== RECORDS ==
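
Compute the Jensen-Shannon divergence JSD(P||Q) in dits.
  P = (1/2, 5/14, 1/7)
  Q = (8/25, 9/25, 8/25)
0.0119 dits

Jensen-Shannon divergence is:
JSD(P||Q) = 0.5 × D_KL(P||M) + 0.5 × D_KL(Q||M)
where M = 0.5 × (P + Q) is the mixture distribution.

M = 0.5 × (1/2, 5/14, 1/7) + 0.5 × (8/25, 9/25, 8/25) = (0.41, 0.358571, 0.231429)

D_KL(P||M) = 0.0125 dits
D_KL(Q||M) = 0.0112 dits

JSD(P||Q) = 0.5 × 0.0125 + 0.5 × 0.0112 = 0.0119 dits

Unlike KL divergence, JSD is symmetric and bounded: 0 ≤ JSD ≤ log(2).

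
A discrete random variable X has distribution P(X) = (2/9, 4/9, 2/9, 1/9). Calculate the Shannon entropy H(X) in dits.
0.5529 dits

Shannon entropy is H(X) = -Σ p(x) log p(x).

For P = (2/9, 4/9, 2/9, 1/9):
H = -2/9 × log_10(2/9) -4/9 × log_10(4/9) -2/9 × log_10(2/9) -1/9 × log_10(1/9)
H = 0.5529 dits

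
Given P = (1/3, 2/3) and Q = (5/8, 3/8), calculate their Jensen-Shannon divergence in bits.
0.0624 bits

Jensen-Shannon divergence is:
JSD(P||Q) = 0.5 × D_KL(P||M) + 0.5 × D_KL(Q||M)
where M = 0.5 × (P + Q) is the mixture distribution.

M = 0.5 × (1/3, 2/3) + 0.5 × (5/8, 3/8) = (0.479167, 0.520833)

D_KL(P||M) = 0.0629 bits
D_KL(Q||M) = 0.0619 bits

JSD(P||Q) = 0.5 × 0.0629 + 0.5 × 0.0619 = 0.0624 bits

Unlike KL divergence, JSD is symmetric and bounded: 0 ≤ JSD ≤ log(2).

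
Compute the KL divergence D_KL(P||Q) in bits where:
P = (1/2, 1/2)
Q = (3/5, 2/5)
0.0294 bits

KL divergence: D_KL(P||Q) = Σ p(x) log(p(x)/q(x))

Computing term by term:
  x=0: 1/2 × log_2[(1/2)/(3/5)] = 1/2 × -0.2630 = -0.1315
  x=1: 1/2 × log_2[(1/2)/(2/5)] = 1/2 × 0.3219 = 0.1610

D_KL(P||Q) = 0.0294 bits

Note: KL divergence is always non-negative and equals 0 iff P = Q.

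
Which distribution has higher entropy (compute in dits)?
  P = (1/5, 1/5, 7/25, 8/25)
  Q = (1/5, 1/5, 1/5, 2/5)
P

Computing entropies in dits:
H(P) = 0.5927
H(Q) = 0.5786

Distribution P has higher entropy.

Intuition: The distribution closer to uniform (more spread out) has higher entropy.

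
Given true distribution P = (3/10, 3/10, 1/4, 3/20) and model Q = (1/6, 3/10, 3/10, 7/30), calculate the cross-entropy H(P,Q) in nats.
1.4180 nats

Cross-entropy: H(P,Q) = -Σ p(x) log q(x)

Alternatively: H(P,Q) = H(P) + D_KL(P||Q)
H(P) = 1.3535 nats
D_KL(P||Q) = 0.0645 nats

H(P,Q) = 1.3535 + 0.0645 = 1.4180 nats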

--

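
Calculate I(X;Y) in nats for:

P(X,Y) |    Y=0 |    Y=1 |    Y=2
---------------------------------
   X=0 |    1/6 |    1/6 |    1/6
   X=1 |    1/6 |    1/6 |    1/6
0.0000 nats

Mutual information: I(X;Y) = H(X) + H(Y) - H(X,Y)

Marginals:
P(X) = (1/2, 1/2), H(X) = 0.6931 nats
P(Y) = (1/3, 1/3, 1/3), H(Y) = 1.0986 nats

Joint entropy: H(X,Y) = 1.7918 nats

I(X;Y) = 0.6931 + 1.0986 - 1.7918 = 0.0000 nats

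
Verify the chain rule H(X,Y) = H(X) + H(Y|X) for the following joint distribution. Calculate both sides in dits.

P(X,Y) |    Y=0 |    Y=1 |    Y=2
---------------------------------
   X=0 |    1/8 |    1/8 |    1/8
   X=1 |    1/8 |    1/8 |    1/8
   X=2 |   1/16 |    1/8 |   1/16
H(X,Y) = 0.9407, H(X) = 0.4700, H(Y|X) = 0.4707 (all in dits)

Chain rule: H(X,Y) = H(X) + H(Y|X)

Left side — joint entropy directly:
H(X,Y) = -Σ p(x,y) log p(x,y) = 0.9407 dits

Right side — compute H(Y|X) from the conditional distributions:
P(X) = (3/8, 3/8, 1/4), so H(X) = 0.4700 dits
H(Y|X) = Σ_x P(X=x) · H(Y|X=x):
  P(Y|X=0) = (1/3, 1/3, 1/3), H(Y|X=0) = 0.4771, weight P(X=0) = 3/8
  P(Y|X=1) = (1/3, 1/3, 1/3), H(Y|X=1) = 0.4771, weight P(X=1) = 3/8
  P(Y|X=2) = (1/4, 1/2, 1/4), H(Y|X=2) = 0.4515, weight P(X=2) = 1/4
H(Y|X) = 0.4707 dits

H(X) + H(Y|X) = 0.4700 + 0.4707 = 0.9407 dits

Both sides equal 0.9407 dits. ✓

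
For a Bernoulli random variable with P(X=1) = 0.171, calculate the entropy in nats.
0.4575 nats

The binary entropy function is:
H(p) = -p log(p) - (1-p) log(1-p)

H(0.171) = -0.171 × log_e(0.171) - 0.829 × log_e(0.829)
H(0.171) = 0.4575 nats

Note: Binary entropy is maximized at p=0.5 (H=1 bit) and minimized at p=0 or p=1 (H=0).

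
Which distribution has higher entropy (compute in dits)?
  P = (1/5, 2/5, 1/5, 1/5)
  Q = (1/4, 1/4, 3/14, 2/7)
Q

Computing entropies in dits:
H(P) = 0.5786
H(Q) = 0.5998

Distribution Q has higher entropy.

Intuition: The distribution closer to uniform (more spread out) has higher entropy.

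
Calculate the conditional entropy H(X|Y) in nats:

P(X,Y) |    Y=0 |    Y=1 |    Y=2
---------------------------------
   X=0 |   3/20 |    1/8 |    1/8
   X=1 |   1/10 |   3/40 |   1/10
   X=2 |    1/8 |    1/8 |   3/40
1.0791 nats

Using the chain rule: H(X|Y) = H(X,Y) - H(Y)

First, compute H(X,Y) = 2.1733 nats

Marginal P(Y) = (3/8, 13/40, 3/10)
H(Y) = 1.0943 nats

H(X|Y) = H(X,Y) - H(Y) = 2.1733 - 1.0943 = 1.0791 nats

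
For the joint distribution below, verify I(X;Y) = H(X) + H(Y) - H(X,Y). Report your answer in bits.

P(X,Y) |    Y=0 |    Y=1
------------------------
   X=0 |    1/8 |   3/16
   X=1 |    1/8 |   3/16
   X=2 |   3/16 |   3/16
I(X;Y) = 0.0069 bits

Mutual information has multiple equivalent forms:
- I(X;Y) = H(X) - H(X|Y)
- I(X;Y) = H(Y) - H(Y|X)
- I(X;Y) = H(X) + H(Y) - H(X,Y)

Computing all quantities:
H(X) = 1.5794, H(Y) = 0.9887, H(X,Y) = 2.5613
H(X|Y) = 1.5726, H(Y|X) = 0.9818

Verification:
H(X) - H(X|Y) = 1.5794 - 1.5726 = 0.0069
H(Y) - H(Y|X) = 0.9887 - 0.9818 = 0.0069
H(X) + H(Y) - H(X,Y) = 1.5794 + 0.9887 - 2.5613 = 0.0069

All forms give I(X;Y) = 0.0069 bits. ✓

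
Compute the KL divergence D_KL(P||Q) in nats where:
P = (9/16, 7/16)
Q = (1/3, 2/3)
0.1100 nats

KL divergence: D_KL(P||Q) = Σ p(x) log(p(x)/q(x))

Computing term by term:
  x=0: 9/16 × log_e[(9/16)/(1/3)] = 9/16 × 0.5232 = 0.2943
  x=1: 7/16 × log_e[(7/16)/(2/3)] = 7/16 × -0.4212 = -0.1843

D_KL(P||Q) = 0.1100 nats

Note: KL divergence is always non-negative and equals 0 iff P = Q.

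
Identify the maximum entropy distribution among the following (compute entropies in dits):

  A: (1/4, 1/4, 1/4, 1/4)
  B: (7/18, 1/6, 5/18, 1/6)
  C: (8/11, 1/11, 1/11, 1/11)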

== EXERCISE PROMPT ==
Across the listing above, find each line that holds the word "following". Give only how many there are.

== RESPONSE BOX ==
2